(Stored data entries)
***
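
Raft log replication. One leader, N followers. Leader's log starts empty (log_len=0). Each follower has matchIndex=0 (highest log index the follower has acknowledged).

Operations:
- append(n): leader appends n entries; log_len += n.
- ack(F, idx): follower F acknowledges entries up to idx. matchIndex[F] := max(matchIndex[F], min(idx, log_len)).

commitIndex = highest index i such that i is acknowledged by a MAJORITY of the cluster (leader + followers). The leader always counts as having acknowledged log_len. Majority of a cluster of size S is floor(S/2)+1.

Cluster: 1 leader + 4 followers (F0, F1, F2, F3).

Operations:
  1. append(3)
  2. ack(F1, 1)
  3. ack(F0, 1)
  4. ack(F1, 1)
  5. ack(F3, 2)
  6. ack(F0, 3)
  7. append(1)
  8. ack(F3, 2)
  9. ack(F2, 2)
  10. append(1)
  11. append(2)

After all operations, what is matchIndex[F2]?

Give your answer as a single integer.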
***
▶ _Problem statement_
An exact copy of every record above is required.

▶ _Exercise output_
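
Raft log replication. One leader, N followers. Leader's log starts empty (log_len=0). Each follower has matchIndex=0 (highest log index the follower has acknowledged).

Operations:
- append(n): leader appends n entries; log_len += n.
- ack(F, idx): follower F acknowledges entries up to idx. matchIndex[F] := max(matchIndex[F], min(idx, log_len)).

commitIndex = highest index i such that i is acknowledged by a MAJORITY of the cluster (leader + followers). The leader always counts as having acknowledged log_len. Majority of a cluster of size S is floor(S/2)+1.

Cluster: 1 leader + 4 followers (F0, F1, F2, F3).

Operations:
  1. append(3)
  2. ack(F1, 1)
  3. ack(F0, 1)
  4. ack(F1, 1)
  5. ack(F3, 2)
  6. ack(F0, 3)
  7. append(1)
  8. ack(F3, 2)
  9. ack(F2, 2)
  10. append(1)
  11. append(2)

After all operations, what is matchIndex[F2]?

Give your answer as a single integer.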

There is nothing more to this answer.